*WHAT THE EXERCISE ASKS*: In the records below, find the line containing "Find the number" and retype it and every line after it exactly, adding nothing.

DATASET: Begin

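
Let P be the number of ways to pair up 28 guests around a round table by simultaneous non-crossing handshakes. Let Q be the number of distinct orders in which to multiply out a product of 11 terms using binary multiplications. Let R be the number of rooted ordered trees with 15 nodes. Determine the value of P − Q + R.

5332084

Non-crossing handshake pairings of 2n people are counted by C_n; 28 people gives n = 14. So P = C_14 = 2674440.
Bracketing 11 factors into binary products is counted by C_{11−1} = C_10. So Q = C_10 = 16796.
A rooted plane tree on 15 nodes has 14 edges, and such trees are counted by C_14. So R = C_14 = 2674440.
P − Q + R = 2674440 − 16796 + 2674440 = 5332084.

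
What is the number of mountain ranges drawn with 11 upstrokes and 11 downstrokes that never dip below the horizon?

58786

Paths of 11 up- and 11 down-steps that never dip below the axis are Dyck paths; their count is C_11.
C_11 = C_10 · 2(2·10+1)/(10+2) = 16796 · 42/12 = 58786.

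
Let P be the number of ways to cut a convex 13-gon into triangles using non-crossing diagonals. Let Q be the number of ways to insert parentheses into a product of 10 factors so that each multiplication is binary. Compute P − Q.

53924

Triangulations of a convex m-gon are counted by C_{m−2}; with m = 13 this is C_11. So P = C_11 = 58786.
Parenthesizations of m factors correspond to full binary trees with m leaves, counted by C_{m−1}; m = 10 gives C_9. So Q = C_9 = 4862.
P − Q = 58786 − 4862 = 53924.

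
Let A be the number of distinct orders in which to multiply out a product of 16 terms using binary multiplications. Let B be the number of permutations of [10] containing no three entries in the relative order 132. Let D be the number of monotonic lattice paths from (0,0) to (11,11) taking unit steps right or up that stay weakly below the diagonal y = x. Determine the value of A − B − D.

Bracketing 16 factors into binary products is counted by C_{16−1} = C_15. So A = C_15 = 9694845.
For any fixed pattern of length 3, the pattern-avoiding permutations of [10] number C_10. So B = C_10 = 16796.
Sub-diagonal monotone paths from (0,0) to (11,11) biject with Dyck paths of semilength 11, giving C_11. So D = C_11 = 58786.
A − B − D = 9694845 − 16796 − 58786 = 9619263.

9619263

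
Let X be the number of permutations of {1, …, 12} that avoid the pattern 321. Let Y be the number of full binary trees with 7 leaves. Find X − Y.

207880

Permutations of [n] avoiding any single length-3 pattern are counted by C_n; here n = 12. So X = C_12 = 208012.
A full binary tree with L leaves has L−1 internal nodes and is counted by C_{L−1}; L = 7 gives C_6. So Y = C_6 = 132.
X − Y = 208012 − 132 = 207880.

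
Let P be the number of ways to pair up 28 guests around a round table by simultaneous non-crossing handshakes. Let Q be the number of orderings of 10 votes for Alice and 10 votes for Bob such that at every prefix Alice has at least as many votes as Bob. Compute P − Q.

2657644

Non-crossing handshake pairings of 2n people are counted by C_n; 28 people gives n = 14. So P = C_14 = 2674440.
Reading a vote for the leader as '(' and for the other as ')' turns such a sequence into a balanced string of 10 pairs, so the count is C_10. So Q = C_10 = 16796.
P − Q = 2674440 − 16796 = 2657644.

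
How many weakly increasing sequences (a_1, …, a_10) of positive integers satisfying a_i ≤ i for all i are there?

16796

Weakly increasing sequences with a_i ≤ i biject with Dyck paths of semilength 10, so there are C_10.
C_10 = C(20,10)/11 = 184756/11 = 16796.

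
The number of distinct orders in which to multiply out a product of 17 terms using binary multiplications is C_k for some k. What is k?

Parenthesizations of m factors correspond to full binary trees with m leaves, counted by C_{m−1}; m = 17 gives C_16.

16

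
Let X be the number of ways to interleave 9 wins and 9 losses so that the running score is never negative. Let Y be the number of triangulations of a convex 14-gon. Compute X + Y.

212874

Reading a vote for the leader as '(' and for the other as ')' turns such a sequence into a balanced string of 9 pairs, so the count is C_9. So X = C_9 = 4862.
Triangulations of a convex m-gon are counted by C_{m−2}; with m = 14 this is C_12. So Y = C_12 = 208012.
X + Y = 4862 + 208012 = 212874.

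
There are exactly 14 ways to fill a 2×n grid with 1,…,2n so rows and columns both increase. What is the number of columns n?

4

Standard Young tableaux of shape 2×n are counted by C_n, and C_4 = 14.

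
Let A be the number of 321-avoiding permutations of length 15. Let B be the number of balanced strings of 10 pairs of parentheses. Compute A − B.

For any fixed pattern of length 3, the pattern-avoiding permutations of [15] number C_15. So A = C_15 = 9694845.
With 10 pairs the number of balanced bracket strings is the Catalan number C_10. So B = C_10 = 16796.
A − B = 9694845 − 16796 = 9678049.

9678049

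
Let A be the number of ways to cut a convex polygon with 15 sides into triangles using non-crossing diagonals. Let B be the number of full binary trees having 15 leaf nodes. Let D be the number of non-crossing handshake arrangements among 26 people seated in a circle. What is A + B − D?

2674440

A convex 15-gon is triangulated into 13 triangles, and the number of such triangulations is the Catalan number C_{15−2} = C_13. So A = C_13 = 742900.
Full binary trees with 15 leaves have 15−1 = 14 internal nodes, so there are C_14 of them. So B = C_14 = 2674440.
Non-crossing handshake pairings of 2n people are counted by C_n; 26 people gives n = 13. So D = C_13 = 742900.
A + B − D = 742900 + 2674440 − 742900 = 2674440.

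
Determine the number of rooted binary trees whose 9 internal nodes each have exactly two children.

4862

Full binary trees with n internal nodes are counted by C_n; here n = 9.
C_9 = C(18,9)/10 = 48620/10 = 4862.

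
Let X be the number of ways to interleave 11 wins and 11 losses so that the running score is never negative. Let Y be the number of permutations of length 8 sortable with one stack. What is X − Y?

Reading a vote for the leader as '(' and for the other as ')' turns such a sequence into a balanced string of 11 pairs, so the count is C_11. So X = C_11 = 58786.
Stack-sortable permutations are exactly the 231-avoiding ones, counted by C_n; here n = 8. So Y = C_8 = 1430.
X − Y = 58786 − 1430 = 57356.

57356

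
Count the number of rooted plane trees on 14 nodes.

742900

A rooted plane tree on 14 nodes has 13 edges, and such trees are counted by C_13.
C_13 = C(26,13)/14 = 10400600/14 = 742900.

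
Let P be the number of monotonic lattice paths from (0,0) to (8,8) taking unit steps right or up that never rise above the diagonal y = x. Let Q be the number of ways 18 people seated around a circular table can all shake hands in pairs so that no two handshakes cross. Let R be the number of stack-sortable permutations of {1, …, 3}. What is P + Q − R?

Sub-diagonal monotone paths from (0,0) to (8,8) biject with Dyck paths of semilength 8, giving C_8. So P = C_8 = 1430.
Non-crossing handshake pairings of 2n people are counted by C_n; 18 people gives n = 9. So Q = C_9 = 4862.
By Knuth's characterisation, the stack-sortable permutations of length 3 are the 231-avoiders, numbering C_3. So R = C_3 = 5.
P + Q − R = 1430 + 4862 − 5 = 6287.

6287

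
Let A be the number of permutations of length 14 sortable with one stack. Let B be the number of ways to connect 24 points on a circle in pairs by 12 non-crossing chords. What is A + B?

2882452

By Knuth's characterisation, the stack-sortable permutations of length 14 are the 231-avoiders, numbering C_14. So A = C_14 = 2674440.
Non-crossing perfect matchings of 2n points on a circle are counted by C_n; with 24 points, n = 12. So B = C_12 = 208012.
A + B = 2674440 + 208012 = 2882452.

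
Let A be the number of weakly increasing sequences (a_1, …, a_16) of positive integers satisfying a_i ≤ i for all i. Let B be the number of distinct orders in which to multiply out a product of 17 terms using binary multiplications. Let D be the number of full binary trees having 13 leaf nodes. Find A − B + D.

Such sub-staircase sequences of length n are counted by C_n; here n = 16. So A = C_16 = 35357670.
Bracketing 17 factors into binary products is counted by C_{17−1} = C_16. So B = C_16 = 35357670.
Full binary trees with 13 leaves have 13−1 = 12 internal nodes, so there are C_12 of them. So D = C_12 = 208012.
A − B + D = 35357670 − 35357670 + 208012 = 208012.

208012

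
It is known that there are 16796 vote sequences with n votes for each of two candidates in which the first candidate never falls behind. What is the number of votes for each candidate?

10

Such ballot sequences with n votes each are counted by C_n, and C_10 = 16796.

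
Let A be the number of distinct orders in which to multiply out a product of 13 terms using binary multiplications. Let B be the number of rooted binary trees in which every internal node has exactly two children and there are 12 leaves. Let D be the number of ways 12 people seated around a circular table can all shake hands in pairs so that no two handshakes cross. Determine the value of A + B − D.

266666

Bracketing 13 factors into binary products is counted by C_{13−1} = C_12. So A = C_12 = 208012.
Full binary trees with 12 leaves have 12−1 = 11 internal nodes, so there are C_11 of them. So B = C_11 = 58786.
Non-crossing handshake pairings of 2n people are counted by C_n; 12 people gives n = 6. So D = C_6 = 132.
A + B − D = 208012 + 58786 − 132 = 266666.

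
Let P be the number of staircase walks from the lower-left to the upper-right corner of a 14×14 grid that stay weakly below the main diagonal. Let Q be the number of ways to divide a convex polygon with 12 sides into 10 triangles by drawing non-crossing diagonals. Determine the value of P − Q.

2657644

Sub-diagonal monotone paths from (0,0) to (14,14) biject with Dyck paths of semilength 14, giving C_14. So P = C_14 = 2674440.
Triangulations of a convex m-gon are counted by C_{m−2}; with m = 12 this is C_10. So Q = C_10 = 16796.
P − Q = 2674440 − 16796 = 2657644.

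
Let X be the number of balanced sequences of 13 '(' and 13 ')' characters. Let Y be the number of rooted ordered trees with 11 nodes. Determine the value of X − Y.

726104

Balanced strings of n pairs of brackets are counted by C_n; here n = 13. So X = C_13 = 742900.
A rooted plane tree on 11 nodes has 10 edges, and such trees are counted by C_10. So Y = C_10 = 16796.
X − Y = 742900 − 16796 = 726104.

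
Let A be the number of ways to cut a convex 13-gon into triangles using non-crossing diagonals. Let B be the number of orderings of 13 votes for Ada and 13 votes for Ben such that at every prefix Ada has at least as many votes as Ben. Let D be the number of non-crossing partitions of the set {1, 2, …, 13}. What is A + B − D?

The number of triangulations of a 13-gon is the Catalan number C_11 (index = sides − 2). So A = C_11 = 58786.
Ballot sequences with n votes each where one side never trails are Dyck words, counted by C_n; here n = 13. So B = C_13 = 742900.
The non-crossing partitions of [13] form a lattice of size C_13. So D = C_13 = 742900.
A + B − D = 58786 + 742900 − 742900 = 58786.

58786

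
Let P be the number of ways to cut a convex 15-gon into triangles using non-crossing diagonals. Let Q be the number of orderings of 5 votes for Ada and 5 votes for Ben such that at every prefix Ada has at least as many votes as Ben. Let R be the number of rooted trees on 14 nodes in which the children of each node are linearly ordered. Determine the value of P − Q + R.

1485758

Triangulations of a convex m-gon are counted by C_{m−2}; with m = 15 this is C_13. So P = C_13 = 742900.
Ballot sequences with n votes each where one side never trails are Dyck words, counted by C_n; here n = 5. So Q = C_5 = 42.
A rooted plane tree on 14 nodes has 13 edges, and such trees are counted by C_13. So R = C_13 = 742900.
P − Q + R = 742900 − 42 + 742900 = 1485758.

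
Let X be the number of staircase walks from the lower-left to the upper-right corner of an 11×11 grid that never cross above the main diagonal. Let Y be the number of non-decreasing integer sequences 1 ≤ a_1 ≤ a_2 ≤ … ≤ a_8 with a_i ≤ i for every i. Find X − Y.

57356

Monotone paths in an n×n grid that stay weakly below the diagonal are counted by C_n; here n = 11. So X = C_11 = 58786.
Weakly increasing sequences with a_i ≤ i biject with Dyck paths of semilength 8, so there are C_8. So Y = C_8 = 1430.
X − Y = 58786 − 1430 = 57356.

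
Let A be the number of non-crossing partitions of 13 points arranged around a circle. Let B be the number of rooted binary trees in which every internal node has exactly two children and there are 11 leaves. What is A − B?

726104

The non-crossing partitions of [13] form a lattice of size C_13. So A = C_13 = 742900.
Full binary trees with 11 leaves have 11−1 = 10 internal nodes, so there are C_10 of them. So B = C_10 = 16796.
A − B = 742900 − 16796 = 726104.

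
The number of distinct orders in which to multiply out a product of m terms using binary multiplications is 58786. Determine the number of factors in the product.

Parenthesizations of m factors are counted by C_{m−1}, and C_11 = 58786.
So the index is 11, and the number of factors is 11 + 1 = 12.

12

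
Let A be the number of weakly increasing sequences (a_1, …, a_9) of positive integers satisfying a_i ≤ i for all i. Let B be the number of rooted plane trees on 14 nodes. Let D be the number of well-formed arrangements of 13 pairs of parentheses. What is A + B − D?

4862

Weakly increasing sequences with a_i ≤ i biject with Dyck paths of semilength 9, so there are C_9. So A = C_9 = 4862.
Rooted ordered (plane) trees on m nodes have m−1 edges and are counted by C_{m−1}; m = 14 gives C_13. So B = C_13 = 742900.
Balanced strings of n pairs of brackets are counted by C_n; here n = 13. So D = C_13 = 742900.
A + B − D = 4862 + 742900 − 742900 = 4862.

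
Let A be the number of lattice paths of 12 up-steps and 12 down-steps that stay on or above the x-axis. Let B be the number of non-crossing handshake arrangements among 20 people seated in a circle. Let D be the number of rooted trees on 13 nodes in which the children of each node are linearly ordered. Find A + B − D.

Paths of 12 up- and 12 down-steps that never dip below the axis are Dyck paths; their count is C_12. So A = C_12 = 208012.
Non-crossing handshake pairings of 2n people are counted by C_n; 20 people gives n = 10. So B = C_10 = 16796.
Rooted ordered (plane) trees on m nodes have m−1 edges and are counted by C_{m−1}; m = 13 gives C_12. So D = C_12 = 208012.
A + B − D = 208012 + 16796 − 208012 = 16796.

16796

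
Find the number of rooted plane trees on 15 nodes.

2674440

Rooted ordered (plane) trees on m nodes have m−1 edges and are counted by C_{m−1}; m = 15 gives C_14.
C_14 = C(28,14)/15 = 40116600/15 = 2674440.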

DATASET: End

*ANSWER TO THIS PROBLEM*:
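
Find the number of rooted plane trees on 15 nodes.

2674440

Rooted ordered (plane) trees on m nodes have m−1 edges and are counted by C_{m−1}; m = 15 gives C_14.
C_14 = C(28,14)/15 = 40116600/15 = 2674440.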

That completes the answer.